__What you need to do__. Are you able to retype all the records below exactly?

START Supplied records

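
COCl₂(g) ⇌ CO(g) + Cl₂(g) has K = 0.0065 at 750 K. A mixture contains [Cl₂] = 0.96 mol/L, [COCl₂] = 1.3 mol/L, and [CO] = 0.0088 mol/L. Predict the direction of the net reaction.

Q = [CO]·[Cl₂] / [COCl₂] = (0.0088)·(0.96) / (1.3) = 0.0065
Q = 0.0065 = K, so the system is already at equilibrium.

no net change (already at equilibrium)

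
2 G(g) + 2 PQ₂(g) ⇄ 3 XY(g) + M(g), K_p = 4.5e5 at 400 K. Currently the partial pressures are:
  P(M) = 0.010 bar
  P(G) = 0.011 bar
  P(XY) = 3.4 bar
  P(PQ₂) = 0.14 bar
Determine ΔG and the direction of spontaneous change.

Q_p = P(XY)³·P(M) / (P(G)²·P(PQ₂)²) = (3.4)³·(0.010) / ((0.011)²·(0.14)²) = 1.66e5
ΔG = RT ln(Q_p/K_p) = (8.314 J mol⁻¹ K⁻¹)(400 K) × ln(1.66e5/4.5e5)
   = (3.326 kJ/mol)(-0.9973) = -3.32 kJ/mol
ΔG < 0, so the forward reaction is spontaneous (proceeds forward).

ΔG = -3.32 kJ/mol; the forward reaction is spontaneous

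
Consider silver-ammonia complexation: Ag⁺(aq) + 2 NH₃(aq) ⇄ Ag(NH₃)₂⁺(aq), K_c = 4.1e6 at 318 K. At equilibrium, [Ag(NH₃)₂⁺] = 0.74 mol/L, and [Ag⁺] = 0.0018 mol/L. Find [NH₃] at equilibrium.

[NH₃] = 0.010 mol/L

At equilibrium, K_c = [Ag(NH₃)₂⁺] / ([Ag⁺]·[NH₃]²) = 4.1e6.
(0.74) / ((0.0018)·([NH₃])²) = 4.1e6
[NH₃]² = 1.00e-4 ⇒ [NH₃] = 0.010 mol/L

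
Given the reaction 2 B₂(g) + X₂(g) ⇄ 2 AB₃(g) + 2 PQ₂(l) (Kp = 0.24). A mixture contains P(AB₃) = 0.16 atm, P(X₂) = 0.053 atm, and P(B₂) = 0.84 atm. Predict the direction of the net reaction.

(PQ₂ is a pure liquid — omitted from Qp.)
Qp = P(AB₃)² / (P(B₂)²·P(X₂)) = (0.16)² / ((0.84)²·(0.053)) = 0.68
Qp = 0.68 > Kp = 0.24, so the reverse reaction proceeds.

in the reverse direction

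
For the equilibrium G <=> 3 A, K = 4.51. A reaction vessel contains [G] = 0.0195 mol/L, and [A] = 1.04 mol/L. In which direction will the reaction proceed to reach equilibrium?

toward reactants

Q = [A]³ / [G] = (1.04)³ / (0.0195) = 57.7
Q = 57.7 > K = 4.51, so the reverse reaction proceeds.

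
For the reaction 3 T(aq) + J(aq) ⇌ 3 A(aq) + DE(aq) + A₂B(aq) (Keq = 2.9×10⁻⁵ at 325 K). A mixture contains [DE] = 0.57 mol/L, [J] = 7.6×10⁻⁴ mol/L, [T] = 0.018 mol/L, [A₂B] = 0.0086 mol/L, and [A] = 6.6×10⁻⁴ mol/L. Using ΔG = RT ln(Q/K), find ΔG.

ΔG = 6.47 kJ/mol

Q = [A]³·[DE]·[A₂B] / ([T]³·[J]) = (6.6×10⁻⁴)³·(0.57)·(0.0086) / ((0.018)³·(7.6×10⁻⁴)) = 3.18×10⁻⁴
ΔG = RT ln(Q/Keq) = (8.314 J mol⁻¹ K⁻¹)(325 K) × ln(3.18×10⁻⁴/2.9×10⁻⁵)
   = (2.702 kJ/mol)(2.395) = 6.47 kJ/mol
ΔG > 0, so the forward reaction is non-spontaneous (proceeds in reverse).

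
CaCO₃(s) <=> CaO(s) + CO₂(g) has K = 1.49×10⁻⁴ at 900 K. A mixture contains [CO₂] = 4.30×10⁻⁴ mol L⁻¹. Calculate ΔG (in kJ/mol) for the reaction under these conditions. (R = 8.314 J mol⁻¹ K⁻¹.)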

END Supplied records

__Exercise response__.
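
COCl₂(g) ⇌ CO(g) + Cl₂(g) has K = 0.0065 at 750 K. A mixture contains [Cl₂] = 0.96 mol/L, [COCl₂] = 1.3 mol/L, and [CO] = 0.0088 mol/L. Predict the direction of the net reaction.

Q = [CO]·[Cl₂] / [COCl₂] = (0.0088)·(0.96) / (1.3) = 0.0065
Q = 0.0065 = K, so the system is already at equilibrium.

no net change (already at equilibrium)

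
2 G(g) + 2 PQ₂(g) ⇄ 3 XY(g) + M(g), K_p = 4.5e5 at 400 K. Currently the partial pressures are:
  P(M) = 0.010 bar
  P(G) = 0.011 bar
  P(XY) = 3.4 bar
  P(PQ₂) = 0.14 bar
Determine ΔG and the direction of spontaneous change.

Q_p = P(XY)³·P(M) / (P(G)²·P(PQ₂)²) = (3.4)³·(0.010) / ((0.011)²·(0.14)²) = 1.66e5
ΔG = RT ln(Q_p/K_p) = (8.314 J mol⁻¹ K⁻¹)(400 K) × ln(1.66e5/4.5e5)
   = (3.326 kJ/mol)(-0.9973) = -3.32 kJ/mol
ΔG < 0, so the forward reaction is spontaneous (proceeds forward).

ΔG = -3.32 kJ/mol; the forward reaction is spontaneous

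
Consider silver-ammonia complexation: Ag⁺(aq) + 2 NH₃(aq) ⇄ Ag(NH₃)₂⁺(aq), K_c = 4.1e6 at 318 K. At equilibrium, [Ag(NH₃)₂⁺] = 0.74 mol/L, and [Ag⁺] = 0.0018 mol/L. Find [NH₃] at equilibrium.

[NH₃] = 0.010 mol/L

At equilibrium, K_c = [Ag(NH₃)₂⁺] / ([Ag⁺]·[NH₃]²) = 4.1e6.
(0.74) / ((0.0018)·([NH₃])²) = 4.1e6
[NH₃]² = 1.00e-4 ⇒ [NH₃] = 0.010 mol/L

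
Given the reaction 2 B₂(g) + X₂(g) ⇄ 2 AB₃(g) + 2 PQ₂(l) (Kp = 0.24). A mixture contains P(AB₃) = 0.16 atm, P(X₂) = 0.053 atm, and P(B₂) = 0.84 atm. Predict the direction of the net reaction.

(PQ₂ is a pure liquid — omitted from Qp.)
Qp = P(AB₃)² / (P(B₂)²·P(X₂)) = (0.16)² / ((0.84)²·(0.053)) = 0.68
Qp = 0.68 > Kp = 0.24, so the reverse reaction proceeds.

in the reverse direction

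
For the equilibrium G <=> 3 A, K = 4.51. A reaction vessel contains [G] = 0.0195 mol/L, and [A] = 1.04 mol/L. In which direction will the reaction proceed to reach equilibrium?

toward reactants

Q = [A]³ / [G] = (1.04)³ / (0.0195) = 57.7
Q = 57.7 > K = 4.51, so the reverse reaction proceeds.

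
For the reaction 3 T(aq) + J(aq) ⇌ 3 A(aq) + DE(aq) + A₂B(aq) (Keq = 2.9×10⁻⁵ at 325 K). A mixture contains [DE] = 0.57 mol/L, [J] = 7.6×10⁻⁴ mol/L, [T] = 0.018 mol/L, [A₂B] = 0.0086 mol/L, and [A] = 6.6×10⁻⁴ mol/L. Using ΔG = RT ln(Q/K), find ΔG.

ΔG = 6.47 kJ/mol

Q = [A]³·[DE]·[A₂B] / ([T]³·[J]) = (6.6×10⁻⁴)³·(0.57)·(0.0086) / ((0.018)³·(7.6×10⁻⁴)) = 3.18×10⁻⁴
ΔG = RT ln(Q/Keq) = (8.314 J mol⁻¹ K⁻¹)(325 K) × ln(3.18×10⁻⁴/2.9×10⁻⁵)
   = (2.702 kJ/mol)(2.395) = 6.47 kJ/mol
ΔG > 0, so the forward reaction is non-spontaneous (proceeds in reverse).

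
CaCO₃(s) <=> CaO(s) + CO₂(g) has K = 1.49×10⁻⁴ at 900 K. A mixture contains [CO₂] = 4.30×10⁻⁴ mol L⁻¹. Calculate ΔG (in kJ/mol) for the reaction under these conditions. (R = 8.314 J mol⁻¹ K⁻¹.)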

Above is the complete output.